### Activity:
Each entry must be printed again without a single change.

=== Records for this exercise ===

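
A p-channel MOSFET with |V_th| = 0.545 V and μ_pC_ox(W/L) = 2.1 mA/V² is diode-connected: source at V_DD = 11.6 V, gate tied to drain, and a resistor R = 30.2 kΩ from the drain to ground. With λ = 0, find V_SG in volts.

With gate tied to drain, V_SG = V_SD ≥ V_SG − |V_th|, so the device is in saturation.
KCL at the drain: ½ k_p (V_SG − |V_th|)² = (V_DD − V_SG)/R.
Let x = V_SG − 0.545. Then 31.7 x² + x − 11.05 = 0, giving x = 0.575 V (positive root), so V_SG = 1.12 V.
I_D = (V_DD − V_SG)/R = (11.6 − 1.12) / 30.2 = 0.347 mA.

V_SG = 1.12 V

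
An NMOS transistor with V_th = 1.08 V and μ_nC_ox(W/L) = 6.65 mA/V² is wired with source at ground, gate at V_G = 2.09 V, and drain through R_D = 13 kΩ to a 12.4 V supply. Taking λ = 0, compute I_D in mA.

V_GS = V_G = 2.09 V, so V_ov = 2.09 − 1.08 = 1.01 V.
Assume saturation: I_D = ½ k_n V_ov² = 0.5 × 6.65 × 1.01² = 3.39 mA, giving V_DS = V_DD − I_D R_D = 12.4 − 3.39 × 13 = -31.7 V.
But -31.7 V < V_ov = 1.01 V, so the device is actually in triode.
In triode I_D = k_n[V_ov V_DS − ½ V_DS²] and I_D = (V_DD − V_DS)/R_D. Equating: 43.2 V_DS² − 88.31 V_DS + 12.4 = 0, giving V_DS = 0.152 V (the root below V_ov).
I_D = (12.4 − 0.152) / 13 = 0.942 mA.

I_D = 0.942 mA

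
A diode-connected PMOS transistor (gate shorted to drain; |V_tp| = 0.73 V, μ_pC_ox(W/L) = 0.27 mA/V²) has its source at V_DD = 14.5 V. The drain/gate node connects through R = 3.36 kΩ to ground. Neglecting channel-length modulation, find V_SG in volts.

With gate tied to drain, V_SG = V_SD ≥ V_SG − |V_tp|, so the device is in saturation.
KCL at the drain: ½ k_p (V_SG − |V_tp|)² = (V_DD − V_SG)/R.
Let x = V_SG − 0.73. Then 0.454 x² + x − 13.77 = 0, giving x = 4.52 V (positive root), so V_SG = 5.25 V.
I_D = (V_DD − V_SG)/R = (14.5 − 5.25) / 3.36 = 2.75 mA.

V_SG = 5.25 V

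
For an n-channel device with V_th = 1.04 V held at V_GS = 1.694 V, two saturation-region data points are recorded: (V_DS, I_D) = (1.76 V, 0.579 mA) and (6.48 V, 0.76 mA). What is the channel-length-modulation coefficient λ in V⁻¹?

λ = 0.0750 V⁻¹

With V_GS fixed, I_D ∝ (1 + λ V_DS) in saturation, so I_D2/I_D1 = (1 + λ V_DS2)/(1 + λ V_DS1).
0.76/0.579 = 1.313 = (1 + 6.48 λ)/(1 + 1.76 λ).
Solving: λ (I_D1 V_DS2 − I_D2 V_DS1) = I_D2 − I_D1, so λ = (0.76 − 0.579) / (0.579 × 6.48 − 0.76 × 1.76) = 0.181 / 2.41 = 0.075 V⁻¹.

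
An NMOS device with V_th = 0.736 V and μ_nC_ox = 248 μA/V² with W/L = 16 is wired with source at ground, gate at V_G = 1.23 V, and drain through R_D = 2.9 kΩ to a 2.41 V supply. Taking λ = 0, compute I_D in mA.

V_GS = V_G = 1.23 V, so V_ov = 1.23 − 0.736 = 0.494 V.
k_n = μ_nC_ox · (W/L) = 3.968 mA/V².
Assume saturation: I_D = ½ k_n V_ov² = 0.5 × 3.968 × 0.494² = 0.484 mA, giving V_DS = V_DD − I_D R_D = 2.41 − 0.484 × 2.9 = 1.01 V.
V_DS = 1.01 V ≥ V_ov = 0.494 V, confirming saturation.

I_D = 0.484 mA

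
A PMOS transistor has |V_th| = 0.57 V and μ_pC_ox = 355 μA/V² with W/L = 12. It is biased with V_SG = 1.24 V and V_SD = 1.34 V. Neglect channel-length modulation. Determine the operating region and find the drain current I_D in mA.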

===

### Result for this exercise:
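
A p-channel MOSFET with |V_th| = 0.545 V and μ_pC_ox(W/L) = 2.1 mA/V² is diode-connected: source at V_DD = 11.6 V, gate tied to drain, and a resistor R = 30.2 kΩ from the drain to ground. With λ = 0, find V_SG in volts.

With gate tied to drain, V_SG = V_SD ≥ V_SG − |V_th|, so the device is in saturation.
KCL at the drain: ½ k_p (V_SG − |V_th|)² = (V_DD − V_SG)/R.
Let x = V_SG − 0.545. Then 31.7 x² + x − 11.05 = 0, giving x = 0.575 V (positive root), so V_SG = 1.12 V.
I_D = (V_DD − V_SG)/R = (11.6 − 1.12) / 30.2 = 0.347 mA.

V_SG = 1.12 V

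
An NMOS transistor with V_th = 1.08 V and μ_nC_ox(W/L) = 6.65 mA/V² is wired with source at ground, gate at V_G = 2.09 V, and drain through R_D = 13 kΩ to a 12.4 V supply. Taking λ = 0, compute I_D in mA.

V_GS = V_G = 2.09 V, so V_ov = 2.09 − 1.08 = 1.01 V.
Assume saturation: I_D = ½ k_n V_ov² = 0.5 × 6.65 × 1.01² = 3.39 mA, giving V_DS = V_DD − I_D R_D = 12.4 − 3.39 × 13 = -31.7 V.
But -31.7 V < V_ov = 1.01 V, so the device is actually in triode.
In triode I_D = k_n[V_ov V_DS − ½ V_DS²] and I_D = (V_DD − V_DS)/R_D. Equating: 43.2 V_DS² − 88.31 V_DS + 12.4 = 0, giving V_DS = 0.152 V (the root below V_ov).
I_D = (12.4 − 0.152) / 13 = 0.942 mA.

I_D = 0.942 mA

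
A diode-connected PMOS transistor (gate shorted to drain; |V_tp| = 0.73 V, μ_pC_ox(W/L) = 0.27 mA/V²) has its source at V_DD = 14.5 V. The drain/gate node connects through R = 3.36 kΩ to ground. Neglecting channel-length modulation, find V_SG in volts.

With gate tied to drain, V_SG = V_SD ≥ V_SG − |V_tp|, so the device is in saturation.
KCL at the drain: ½ k_p (V_SG − |V_tp|)² = (V_DD − V_SG)/R.
Let x = V_SG − 0.73. Then 0.454 x² + x − 13.77 = 0, giving x = 4.52 V (positive root), so V_SG = 5.25 V.
I_D = (V_DD − V_SG)/R = (14.5 − 5.25) / 3.36 = 2.75 mA.

V_SG = 5.25 V

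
For an n-channel device with V_th = 1.04 V held at V_GS = 1.694 V, two saturation-region data points are recorded: (V_DS, I_D) = (1.76 V, 0.579 mA) and (6.48 V, 0.76 mA). What is the channel-length-modulation coefficient λ in V⁻¹?

λ = 0.0750 V⁻¹

With V_GS fixed, I_D ∝ (1 + λ V_DS) in saturation, so I_D2/I_D1 = (1 + λ V_DS2)/(1 + λ V_DS1).
0.76/0.579 = 1.313 = (1 + 6.48 λ)/(1 + 1.76 λ).
Solving: λ (I_D1 V_DS2 − I_D2 V_DS1) = I_D2 − I_D1, so λ = (0.76 − 0.579) / (0.579 × 6.48 − 0.76 × 1.76) = 0.181 / 2.41 = 0.075 V⁻¹.

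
An NMOS device with V_th = 0.736 V and μ_nC_ox = 248 μA/V² with W/L = 16 is wired with source at ground, gate at V_G = 1.23 V, and drain through R_D = 2.9 kΩ to a 2.41 V supply. Taking λ = 0, compute I_D in mA.

V_GS = V_G = 1.23 V, so V_ov = 1.23 − 0.736 = 0.494 V.
k_n = μ_nC_ox · (W/L) = 3.968 mA/V².
Assume saturation: I_D = ½ k_n V_ov² = 0.5 × 3.968 × 0.494² = 0.484 mA, giving V_DS = V_DD − I_D R_D = 2.41 − 0.484 × 2.9 = 1.01 V.
V_DS = 1.01 V ≥ V_ov = 0.494 V, confirming saturation.

I_D = 0.484 mA

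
A PMOS transistor has |V_th| = 0.57 V and μ_pC_ox = 355 μA/V² with W/L = 12. It is biased with V_SG = 1.24 V and V_SD = 1.34 V. Neglect channel-length modulation. Determine the operating region and find the drain current I_D in mA.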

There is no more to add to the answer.